*REQUIRED WORK*. Reproduce the entries from their first line up to and including the line with "two not at 90°". Leave out everything after it.

*GIVEN ENTRIES*.
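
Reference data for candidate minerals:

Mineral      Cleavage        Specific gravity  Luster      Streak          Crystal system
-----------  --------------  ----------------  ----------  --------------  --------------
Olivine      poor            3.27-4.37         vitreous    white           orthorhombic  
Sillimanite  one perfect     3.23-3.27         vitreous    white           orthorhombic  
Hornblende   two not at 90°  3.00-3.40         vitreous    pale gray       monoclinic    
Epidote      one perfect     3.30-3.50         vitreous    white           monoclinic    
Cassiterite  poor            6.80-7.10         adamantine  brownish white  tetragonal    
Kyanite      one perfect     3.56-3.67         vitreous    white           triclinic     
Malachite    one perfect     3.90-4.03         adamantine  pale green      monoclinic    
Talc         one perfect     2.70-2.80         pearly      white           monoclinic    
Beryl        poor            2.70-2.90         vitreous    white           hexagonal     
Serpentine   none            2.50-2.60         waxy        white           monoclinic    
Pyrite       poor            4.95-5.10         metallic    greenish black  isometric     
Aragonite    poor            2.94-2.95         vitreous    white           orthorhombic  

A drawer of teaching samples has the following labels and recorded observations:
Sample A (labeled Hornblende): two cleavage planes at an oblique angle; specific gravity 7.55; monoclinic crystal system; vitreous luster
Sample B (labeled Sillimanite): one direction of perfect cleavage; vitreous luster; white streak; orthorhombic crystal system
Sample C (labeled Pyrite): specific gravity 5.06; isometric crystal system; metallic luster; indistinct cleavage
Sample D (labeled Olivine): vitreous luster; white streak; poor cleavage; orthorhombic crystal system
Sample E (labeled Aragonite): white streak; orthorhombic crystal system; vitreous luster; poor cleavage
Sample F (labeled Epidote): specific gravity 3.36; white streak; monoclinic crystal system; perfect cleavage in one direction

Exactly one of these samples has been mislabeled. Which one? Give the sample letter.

Sample A: Hornblende has SG 3.00-3.40, but the record shows specific gravity 7.55 — this label is wrong.
Sample B: observations are consistent with Sillimanite.
Sample C: observations are consistent with Pyrite.
Sample D: observations are consistent with Olivine.
Sample E: observations are consistent with Aragonite.
Sample F: observations are consistent with Epidote.
Only sample A is inconsistent with its label.

A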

*ANSWER TO THIS TASK*.
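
Reference data for candidate minerals:

Mineral      Cleavage        Specific gravity  Luster      Streak          Crystal system
-----------  --------------  ----------------  ----------  --------------  --------------
Olivine      poor            3.27-4.37         vitreous    white           orthorhombic  
Sillimanite  one perfect     3.23-3.27         vitreous    white           orthorhombic  
Hornblende   two not at 90°  3.00-3.40         vitreous    pale gray       monoclinic    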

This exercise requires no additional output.